• _The records_

=== Section Start ===

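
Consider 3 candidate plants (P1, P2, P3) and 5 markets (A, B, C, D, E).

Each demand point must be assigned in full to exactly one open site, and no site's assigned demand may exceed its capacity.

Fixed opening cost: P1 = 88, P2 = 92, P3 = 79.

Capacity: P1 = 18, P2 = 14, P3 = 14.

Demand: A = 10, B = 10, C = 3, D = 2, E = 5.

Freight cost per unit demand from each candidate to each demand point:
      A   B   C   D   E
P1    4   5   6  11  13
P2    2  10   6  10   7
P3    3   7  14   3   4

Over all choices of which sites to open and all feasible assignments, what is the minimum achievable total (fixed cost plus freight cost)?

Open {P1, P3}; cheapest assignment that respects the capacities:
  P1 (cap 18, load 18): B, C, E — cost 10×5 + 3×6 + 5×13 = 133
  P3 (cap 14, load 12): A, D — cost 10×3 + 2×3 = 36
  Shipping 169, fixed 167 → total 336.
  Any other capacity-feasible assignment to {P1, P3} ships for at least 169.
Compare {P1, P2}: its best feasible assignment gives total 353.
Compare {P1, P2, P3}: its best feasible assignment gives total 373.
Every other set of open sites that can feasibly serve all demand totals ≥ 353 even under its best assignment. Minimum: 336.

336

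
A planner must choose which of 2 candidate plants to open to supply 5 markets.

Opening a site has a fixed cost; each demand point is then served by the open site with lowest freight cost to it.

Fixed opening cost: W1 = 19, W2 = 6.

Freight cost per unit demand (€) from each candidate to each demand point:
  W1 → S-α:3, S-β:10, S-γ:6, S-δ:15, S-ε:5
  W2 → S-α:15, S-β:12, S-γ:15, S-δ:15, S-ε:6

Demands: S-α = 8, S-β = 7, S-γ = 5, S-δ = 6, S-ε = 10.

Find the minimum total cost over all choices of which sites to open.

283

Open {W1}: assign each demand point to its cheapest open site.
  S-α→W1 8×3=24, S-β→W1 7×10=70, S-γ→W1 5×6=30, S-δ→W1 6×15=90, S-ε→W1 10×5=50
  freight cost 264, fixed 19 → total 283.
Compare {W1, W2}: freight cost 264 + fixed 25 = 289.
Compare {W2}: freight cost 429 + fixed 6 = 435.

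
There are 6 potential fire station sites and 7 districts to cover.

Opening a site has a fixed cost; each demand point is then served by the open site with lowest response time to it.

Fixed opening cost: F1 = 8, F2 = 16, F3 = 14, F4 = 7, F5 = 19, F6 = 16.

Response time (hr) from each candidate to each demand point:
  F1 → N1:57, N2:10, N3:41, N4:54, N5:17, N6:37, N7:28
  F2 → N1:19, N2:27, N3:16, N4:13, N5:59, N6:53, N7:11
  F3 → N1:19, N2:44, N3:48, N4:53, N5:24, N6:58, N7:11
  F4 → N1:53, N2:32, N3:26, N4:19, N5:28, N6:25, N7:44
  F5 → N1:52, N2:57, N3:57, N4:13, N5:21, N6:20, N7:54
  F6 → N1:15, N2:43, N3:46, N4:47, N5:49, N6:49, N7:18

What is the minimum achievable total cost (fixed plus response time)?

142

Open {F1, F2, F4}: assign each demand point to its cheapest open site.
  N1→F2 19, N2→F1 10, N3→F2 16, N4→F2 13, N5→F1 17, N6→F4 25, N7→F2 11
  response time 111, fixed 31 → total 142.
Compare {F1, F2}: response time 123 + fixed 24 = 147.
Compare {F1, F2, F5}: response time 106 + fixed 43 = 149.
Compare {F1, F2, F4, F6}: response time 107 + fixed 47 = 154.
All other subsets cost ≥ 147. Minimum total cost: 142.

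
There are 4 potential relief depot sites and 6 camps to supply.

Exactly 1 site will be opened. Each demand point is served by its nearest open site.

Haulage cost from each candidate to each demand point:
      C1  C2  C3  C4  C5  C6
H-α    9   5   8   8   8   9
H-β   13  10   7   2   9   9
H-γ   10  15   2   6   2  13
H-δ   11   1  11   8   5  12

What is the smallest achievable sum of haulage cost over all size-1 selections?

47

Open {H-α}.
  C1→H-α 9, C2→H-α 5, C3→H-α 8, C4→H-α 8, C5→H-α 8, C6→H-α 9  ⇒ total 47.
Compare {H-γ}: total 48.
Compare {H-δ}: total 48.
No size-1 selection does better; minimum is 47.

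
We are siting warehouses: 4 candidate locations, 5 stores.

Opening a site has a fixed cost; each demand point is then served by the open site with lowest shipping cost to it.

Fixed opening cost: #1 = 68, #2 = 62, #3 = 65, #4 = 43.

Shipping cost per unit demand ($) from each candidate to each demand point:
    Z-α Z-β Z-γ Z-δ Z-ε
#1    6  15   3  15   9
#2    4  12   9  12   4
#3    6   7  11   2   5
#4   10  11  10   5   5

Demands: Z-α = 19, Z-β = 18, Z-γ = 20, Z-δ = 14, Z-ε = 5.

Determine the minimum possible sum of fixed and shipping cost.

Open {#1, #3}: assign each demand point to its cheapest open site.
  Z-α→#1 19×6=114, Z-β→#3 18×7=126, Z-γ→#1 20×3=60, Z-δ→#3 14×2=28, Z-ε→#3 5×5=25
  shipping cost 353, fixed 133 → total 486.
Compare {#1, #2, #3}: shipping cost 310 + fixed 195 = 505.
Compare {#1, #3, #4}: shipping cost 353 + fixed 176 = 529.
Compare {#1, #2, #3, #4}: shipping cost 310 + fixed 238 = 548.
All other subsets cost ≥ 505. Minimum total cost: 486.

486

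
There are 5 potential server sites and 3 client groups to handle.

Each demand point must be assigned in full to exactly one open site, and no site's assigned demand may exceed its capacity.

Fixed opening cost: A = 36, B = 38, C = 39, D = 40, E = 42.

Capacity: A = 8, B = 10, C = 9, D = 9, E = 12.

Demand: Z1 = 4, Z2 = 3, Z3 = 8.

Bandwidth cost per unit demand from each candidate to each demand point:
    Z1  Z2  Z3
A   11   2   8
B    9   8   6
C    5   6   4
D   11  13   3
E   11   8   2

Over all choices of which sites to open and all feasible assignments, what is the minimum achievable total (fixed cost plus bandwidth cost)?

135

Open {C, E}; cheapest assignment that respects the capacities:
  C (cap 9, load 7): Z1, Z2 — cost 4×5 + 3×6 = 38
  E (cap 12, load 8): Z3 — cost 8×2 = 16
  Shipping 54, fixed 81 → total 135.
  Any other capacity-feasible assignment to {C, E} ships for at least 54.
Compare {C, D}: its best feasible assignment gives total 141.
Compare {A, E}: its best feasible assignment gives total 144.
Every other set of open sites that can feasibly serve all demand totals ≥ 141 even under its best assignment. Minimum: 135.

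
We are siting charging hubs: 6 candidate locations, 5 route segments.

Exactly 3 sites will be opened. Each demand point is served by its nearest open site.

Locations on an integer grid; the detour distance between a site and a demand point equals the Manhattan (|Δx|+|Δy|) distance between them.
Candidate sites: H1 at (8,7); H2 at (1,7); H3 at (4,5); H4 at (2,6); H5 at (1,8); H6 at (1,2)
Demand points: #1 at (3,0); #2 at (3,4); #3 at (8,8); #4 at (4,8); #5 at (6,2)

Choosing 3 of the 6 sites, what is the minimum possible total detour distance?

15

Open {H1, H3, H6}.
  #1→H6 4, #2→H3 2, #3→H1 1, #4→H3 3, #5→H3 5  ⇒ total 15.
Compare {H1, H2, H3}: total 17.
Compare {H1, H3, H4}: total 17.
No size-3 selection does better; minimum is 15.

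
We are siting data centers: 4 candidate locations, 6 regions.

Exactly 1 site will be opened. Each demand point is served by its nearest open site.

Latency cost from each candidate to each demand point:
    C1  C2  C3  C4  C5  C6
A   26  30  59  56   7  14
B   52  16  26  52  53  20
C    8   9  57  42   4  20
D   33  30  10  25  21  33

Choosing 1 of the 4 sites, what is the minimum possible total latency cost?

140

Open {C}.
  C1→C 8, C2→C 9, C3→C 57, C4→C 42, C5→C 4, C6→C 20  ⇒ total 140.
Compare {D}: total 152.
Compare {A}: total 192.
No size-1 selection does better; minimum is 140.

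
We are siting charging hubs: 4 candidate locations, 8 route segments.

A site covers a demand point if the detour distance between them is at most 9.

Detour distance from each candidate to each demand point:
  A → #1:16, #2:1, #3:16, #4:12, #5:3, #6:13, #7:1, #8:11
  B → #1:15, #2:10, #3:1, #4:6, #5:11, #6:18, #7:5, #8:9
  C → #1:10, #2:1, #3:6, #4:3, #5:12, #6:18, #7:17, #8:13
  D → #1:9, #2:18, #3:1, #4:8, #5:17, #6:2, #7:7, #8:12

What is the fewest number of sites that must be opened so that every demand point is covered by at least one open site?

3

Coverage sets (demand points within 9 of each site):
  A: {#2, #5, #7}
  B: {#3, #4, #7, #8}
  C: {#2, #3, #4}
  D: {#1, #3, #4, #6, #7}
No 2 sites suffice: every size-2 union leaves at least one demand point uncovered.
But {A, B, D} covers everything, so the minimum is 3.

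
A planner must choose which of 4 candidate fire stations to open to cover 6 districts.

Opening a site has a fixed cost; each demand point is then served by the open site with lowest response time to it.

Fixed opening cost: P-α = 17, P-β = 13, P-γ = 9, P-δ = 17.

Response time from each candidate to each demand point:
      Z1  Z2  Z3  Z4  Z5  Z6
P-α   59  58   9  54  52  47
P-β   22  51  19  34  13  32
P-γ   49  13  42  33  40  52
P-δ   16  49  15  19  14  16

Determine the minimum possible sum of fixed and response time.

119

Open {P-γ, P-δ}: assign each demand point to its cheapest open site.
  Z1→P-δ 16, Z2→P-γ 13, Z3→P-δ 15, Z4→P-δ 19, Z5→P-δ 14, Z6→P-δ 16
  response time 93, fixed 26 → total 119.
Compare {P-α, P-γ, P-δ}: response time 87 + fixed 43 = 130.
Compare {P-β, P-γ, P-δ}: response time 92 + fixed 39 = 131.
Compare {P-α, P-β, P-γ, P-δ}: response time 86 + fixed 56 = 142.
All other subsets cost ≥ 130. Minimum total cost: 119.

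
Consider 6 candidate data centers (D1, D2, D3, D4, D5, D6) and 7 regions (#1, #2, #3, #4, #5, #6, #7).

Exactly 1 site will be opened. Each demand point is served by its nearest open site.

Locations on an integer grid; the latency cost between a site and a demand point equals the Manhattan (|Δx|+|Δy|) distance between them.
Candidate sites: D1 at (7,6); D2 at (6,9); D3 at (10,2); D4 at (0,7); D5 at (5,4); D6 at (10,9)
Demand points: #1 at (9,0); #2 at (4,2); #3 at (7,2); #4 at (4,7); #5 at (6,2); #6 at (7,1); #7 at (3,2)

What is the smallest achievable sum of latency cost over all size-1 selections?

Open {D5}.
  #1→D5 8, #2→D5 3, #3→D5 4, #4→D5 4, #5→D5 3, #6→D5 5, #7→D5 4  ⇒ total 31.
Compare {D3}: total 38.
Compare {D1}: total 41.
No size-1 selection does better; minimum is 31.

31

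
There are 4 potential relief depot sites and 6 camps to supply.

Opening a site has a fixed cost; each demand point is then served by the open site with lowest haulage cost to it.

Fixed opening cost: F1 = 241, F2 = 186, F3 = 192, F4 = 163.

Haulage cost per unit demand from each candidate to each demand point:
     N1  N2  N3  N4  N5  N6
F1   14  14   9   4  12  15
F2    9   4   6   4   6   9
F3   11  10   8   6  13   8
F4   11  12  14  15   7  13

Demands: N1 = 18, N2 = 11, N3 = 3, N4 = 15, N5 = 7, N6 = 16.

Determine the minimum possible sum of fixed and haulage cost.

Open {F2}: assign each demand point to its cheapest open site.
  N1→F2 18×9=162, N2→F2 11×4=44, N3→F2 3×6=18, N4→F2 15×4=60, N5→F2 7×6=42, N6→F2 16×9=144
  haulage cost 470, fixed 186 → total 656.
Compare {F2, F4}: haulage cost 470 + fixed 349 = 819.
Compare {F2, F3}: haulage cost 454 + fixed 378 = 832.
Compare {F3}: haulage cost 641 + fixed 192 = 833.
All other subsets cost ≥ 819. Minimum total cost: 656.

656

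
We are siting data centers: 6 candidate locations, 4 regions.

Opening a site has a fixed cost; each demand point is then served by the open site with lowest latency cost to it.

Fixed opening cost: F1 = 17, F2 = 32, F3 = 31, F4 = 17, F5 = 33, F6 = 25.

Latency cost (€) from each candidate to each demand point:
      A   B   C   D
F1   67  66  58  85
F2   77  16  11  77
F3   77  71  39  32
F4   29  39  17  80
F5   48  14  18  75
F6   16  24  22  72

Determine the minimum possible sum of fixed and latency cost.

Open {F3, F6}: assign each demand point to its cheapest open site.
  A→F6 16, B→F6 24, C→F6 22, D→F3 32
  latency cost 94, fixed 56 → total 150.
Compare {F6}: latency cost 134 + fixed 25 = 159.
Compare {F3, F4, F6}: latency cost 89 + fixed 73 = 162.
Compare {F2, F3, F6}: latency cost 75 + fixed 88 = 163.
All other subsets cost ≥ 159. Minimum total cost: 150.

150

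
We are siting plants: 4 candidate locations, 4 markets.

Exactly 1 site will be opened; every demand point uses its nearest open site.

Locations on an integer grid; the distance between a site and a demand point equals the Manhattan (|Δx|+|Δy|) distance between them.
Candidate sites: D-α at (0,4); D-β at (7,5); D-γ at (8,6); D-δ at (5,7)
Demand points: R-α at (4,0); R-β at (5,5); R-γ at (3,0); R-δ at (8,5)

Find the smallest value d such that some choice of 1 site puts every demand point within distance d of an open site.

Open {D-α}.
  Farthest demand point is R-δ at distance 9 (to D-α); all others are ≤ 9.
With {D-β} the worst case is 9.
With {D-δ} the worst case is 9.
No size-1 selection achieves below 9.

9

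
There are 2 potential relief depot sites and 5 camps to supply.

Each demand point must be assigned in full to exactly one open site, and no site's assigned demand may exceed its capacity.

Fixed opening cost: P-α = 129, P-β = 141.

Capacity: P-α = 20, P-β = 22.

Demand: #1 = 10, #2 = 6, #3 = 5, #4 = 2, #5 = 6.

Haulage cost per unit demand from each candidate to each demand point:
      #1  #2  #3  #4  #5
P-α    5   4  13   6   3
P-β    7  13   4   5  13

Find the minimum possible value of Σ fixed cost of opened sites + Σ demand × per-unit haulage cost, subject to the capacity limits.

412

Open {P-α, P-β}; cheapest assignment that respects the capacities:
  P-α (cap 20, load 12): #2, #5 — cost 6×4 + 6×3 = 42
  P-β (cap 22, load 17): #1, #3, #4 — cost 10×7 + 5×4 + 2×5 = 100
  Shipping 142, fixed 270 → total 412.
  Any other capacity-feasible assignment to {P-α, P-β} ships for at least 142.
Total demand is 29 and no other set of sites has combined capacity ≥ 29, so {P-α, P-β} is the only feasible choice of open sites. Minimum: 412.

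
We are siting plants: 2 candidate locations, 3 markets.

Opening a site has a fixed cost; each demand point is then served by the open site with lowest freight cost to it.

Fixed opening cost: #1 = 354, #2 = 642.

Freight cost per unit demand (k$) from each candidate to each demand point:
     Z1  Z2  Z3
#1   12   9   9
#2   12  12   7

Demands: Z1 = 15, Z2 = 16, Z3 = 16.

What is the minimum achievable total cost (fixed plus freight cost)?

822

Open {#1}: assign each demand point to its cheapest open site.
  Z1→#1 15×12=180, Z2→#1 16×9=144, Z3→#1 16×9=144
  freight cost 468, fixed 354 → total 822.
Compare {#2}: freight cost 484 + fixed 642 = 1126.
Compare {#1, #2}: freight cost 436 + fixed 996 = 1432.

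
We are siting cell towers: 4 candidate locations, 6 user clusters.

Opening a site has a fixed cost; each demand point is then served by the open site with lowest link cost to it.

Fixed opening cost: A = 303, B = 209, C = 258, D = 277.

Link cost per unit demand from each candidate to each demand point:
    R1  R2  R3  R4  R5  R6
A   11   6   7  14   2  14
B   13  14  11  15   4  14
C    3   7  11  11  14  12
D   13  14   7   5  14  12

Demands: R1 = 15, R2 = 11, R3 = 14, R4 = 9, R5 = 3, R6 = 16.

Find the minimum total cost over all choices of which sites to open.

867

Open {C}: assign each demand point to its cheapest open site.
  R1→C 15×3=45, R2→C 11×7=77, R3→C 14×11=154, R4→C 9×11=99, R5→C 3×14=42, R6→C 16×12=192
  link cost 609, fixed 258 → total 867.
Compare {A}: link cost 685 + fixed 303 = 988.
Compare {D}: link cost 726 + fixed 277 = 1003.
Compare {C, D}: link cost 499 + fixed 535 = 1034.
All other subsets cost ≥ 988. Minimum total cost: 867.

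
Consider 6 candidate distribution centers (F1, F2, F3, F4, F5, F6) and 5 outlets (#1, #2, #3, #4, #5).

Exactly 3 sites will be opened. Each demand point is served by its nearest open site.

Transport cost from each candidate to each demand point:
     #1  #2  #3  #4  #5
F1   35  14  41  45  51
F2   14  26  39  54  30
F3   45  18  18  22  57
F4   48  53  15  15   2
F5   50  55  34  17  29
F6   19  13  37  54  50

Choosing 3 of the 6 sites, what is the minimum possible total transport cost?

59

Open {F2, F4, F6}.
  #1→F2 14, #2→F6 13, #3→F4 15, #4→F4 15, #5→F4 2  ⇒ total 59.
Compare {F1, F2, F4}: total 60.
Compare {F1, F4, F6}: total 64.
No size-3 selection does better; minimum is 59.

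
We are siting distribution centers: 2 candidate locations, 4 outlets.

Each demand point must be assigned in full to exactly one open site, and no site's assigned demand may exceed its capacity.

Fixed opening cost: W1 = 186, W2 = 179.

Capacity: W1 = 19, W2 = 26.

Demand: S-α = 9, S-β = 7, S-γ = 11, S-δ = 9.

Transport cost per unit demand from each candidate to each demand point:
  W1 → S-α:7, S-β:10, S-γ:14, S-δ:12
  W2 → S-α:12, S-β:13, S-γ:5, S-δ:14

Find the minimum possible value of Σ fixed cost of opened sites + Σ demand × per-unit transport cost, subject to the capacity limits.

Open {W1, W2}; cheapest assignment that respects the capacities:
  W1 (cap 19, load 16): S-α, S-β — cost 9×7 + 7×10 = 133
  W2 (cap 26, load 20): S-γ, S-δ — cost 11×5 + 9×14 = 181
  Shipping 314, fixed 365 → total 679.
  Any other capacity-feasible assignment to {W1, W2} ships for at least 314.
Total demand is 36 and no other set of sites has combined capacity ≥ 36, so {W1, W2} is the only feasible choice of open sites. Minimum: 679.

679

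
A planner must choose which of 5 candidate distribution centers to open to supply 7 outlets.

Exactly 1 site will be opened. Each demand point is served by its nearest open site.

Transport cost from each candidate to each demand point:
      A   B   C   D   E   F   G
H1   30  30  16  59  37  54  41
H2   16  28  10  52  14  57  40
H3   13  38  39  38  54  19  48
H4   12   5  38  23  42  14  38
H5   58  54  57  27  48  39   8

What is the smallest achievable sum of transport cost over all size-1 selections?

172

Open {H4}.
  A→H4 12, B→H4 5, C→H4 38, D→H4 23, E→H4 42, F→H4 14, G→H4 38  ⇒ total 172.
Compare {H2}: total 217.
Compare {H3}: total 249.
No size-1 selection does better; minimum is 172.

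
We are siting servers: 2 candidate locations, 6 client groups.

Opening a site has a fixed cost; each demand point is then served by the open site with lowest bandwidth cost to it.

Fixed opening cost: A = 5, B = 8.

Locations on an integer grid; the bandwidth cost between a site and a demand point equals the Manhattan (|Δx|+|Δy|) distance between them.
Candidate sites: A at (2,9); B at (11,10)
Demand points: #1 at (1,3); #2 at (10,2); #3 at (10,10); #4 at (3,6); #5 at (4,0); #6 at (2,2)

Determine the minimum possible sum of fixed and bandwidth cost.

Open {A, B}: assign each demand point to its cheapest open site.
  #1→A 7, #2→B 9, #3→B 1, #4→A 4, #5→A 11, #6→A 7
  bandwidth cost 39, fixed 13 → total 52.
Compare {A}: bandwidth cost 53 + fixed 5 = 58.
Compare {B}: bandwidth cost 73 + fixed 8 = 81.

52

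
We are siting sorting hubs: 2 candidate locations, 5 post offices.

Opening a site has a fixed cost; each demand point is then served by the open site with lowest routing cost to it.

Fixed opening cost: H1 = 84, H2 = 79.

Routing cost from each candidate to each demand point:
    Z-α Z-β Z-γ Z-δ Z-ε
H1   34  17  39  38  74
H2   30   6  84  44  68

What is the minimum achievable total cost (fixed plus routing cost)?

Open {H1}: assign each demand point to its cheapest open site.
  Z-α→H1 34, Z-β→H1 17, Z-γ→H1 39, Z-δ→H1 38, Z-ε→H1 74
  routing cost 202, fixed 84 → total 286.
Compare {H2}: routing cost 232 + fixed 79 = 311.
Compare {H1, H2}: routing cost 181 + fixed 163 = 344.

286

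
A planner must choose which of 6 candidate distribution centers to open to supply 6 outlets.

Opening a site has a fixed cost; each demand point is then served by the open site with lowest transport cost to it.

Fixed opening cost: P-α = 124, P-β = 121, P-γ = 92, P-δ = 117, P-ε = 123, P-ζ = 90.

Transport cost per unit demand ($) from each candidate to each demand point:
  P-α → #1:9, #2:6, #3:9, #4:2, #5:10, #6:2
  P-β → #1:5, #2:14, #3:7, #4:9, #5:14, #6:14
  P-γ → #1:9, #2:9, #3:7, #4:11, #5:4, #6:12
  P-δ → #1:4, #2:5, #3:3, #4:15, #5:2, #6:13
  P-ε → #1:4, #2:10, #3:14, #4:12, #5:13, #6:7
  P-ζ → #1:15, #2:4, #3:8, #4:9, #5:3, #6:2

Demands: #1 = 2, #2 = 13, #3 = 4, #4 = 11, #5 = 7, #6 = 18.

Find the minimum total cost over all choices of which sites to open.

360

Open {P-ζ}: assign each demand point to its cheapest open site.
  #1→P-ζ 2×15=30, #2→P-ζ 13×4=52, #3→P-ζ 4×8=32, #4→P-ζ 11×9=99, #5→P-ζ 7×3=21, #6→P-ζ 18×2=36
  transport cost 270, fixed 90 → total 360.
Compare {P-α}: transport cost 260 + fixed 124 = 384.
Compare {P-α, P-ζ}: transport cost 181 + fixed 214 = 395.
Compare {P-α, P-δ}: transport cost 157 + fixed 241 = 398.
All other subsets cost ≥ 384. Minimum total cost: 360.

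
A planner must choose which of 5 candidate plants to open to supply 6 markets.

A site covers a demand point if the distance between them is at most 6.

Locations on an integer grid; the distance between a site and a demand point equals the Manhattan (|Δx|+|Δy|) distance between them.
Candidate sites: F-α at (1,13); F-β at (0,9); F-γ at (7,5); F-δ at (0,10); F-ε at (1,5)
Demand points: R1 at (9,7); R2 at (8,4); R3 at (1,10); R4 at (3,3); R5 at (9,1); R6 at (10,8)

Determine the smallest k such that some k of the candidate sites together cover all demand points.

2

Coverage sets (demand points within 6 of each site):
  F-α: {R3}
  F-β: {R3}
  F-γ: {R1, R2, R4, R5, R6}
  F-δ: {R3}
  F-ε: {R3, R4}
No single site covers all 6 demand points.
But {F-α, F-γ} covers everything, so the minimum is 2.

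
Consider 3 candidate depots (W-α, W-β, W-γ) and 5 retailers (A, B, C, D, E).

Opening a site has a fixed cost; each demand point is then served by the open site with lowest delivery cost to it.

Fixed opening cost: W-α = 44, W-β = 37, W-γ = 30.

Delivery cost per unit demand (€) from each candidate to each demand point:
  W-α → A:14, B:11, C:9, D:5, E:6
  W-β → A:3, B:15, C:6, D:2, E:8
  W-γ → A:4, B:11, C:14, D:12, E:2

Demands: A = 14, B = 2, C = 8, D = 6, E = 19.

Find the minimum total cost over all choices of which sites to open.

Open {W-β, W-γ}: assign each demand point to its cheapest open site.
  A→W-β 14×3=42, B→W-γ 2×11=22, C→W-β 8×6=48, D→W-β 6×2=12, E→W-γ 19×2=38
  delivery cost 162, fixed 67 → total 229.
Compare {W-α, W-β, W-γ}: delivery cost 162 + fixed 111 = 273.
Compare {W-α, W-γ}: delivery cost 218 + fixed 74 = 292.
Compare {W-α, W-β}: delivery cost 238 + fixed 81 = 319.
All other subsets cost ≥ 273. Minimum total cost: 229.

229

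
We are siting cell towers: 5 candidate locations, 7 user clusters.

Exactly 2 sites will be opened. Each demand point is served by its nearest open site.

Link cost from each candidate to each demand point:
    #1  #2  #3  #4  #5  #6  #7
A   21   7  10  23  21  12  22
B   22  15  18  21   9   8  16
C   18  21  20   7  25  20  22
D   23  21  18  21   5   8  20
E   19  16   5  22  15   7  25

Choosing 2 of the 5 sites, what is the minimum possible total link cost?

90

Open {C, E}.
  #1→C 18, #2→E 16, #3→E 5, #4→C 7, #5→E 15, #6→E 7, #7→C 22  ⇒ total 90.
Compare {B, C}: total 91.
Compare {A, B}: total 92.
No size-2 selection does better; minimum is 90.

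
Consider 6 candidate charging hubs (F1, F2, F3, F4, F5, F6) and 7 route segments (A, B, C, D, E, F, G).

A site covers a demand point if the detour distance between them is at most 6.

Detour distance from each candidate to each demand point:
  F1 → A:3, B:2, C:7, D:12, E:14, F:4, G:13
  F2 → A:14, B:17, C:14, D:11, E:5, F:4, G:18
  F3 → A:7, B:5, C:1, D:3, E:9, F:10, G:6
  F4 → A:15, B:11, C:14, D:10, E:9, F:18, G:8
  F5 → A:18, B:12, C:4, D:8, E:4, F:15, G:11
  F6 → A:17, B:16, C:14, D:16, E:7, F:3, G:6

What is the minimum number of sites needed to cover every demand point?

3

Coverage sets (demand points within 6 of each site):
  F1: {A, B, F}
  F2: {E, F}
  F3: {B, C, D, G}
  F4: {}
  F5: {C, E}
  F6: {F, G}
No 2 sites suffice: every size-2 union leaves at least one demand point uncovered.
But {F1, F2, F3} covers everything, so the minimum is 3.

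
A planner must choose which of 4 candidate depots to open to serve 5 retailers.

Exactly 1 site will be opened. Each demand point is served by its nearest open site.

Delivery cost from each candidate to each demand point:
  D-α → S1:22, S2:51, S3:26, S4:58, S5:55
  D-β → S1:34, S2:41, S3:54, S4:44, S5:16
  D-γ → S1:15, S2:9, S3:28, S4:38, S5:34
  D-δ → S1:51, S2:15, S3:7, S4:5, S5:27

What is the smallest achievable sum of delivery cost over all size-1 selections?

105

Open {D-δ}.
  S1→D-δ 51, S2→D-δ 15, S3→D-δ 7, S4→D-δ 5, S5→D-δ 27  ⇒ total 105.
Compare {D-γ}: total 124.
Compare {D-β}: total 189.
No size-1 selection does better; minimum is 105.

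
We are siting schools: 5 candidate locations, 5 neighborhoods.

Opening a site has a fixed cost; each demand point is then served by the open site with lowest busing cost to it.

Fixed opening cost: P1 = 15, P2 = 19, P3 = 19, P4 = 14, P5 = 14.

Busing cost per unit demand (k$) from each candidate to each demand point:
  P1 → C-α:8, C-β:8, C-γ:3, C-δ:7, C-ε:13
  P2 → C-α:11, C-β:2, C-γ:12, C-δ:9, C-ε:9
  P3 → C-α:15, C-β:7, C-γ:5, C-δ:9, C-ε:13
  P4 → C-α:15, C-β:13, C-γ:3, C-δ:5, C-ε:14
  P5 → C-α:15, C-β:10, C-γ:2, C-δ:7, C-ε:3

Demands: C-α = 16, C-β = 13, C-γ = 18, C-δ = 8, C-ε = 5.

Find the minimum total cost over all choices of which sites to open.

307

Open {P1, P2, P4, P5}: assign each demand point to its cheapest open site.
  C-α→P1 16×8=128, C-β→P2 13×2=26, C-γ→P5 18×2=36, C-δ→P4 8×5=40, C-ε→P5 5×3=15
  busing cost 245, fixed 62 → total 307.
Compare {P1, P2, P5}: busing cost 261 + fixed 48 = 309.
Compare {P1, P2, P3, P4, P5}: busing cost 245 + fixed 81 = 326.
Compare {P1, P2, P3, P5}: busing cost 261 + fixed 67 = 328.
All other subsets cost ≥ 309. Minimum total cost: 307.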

=== Section End ===

• _Instructions to follow_
Set down, from the entries above, exactly the lines from the one with "Fixed opening cost: W1 = 186, W2 = 179." up to and including the one with "W2 → S-α:12, S-β:13, S-γ:5, S-δ:14", and no other lines.

• _Answer below_
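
Fixed opening cost: W1 = 186, W2 = 179.

Capacity: W1 = 19, W2 = 26.

Demand: S-α = 9, S-β = 7, S-γ = 11, S-δ = 9.

Transport cost per unit demand from each candidate to each demand point:
  W1 → S-α:7, S-β:10, S-γ:14, S-δ:12
  W2 → S-α:12, S-β:13, S-γ:5, S-δ:14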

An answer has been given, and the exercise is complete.